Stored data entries
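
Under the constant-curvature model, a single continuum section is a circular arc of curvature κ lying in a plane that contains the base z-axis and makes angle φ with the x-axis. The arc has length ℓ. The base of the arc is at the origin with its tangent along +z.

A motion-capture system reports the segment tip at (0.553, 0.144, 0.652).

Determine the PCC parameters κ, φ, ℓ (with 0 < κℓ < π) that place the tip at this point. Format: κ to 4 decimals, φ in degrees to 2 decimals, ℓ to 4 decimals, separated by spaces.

1.5205 14.60 0.9466

ρ = √(x²+y²) = √(0.553² + 0.144²) = 0.57144
φ = atan2(y, x) mod 360° = atan2(0.144, 0.553) = 14.5956°
|p|² = ρ² + z² = 0.57144² + 0.652² = 0.75165
κ = 2ρ / |p|² = 2×0.57144 / 0.75165 = 1.52050
θ = 2·atan2(ρ, z) = 2·atan2(0.57144, 0.652) = 1.43929 rad
ℓ = θ/κ = 1.43929/1.52050 = 0.94659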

## PROBLEM DESCRIPTION:
Each line from the one with "A motion-capture system" through the last line of the records above must be retyped exactly, and no other line may be given.

## YOUR RESPONSE:
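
A motion-capture system reports the segment tip at (0.553, 0.144, 0.652).

Determine the PCC parameters κ, φ, ℓ (with 0 < κℓ < π) that place the tip at this point. Format: κ to 4 decimals, φ in degrees to 2 decimals, ℓ to 4 decimals, separated by spaces.

1.5205 14.60 0.9466

ρ = √(x²+y²) = √(0.553² + 0.144²) = 0.57144
φ = atan2(y, x) mod 360° = atan2(0.144, 0.553) = 14.5956°
|p|² = ρ² + z² = 0.57144² + 0.652² = 0.75165
κ = 2ρ / |p|² = 2×0.57144 / 0.75165 = 1.52050
θ = 2·atan2(ρ, z) = 2·atan2(0.57144, 0.652) = 1.43929 rad
ℓ = θ/κ = 1.43929/1.52050 = 0.94659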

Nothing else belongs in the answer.